(What is required):
All records should be reproduced verbatim.

(Data to process):
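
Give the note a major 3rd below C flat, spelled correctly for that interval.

A third below C lands on the letter A.
A major third spans 4 semitones, so Cb moves to pitch class 7. On the letter A that is Abb.

Abb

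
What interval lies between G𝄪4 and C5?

Counting letters G–A–B–C gives a fourth.
G##→C = 3 semitones, 2 narrower than the perfect fourth (5), so doubly diminished.

doubly diminished fourth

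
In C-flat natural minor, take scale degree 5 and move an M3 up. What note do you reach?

Bb

Scale degree 5 of Cb natural minor is Gb.
A major third (4 semitones) above Gb lands on the letter B, giving Bb.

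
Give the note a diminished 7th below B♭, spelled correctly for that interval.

C#

B down a major seventh is C, so the target letter is C.
From Bb, a diminished seventh is 9 semitones down: C#.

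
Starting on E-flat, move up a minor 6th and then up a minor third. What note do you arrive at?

A minor sixth up from Eb is Cb (letter C, 8 semitones up).
A minor third up from Cb is Ebb (letter E, 3 semitones up).

Ebb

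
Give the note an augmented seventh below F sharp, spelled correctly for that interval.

Gb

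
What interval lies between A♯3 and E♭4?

The letter names run A→E, a span of 4 letter steps, so the interval is some kind of fifth.
A# to Eb is 5 semitones. A perfect fifth is 7, so 5 makes it doubly diminished.

doubly diminished fifth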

(Output for this exercise):
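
Give the note a major 3rd below C flat, spelled correctly for that interval.

A third below C lands on the letter A.
A major third spans 4 semitones, so Cb moves to pitch class 7. On the letter A that is Abb.

Abb

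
What interval lies between G𝄪4 and C5?

Counting letters G–A–B–C gives a fourth.
G##→C = 3 semitones, 2 narrower than the perfect fourth (5), so doubly diminished.

doubly diminished fourth

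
In C-flat natural minor, take scale degree 5 and move an M3 up. What note do you reach?

Bb

Scale degree 5 of Cb natural minor is Gb.
A major third (4 semitones) above Gb lands on the letter B, giving Bb.

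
Give the note a diminished 7th below B♭, spelled correctly for that interval.

C#

B down a major seventh is C, so the target letter is C.
From Bb, a diminished seventh is 9 semitones down: C#.

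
Starting on E-flat, move up a minor 6th and then up a minor third. What note do you arrive at?

A minor sixth up from Eb is Cb (letter C, 8 semitones up).
A minor third up from Cb is Ebb (letter E, 3 semitones up).

Ebb

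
Give the note an augmented seventh below F sharp, spelled correctly for that interval.

Gb

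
What interval lies between A♯3 and E♭4?

The letter names run A→E, a span of 4 letter steps, so the interval is some kind of fifth.
A# to Eb is 5 semitones. A perfect fifth is 7, so 5 makes it doubly diminished.

doubly diminished fifth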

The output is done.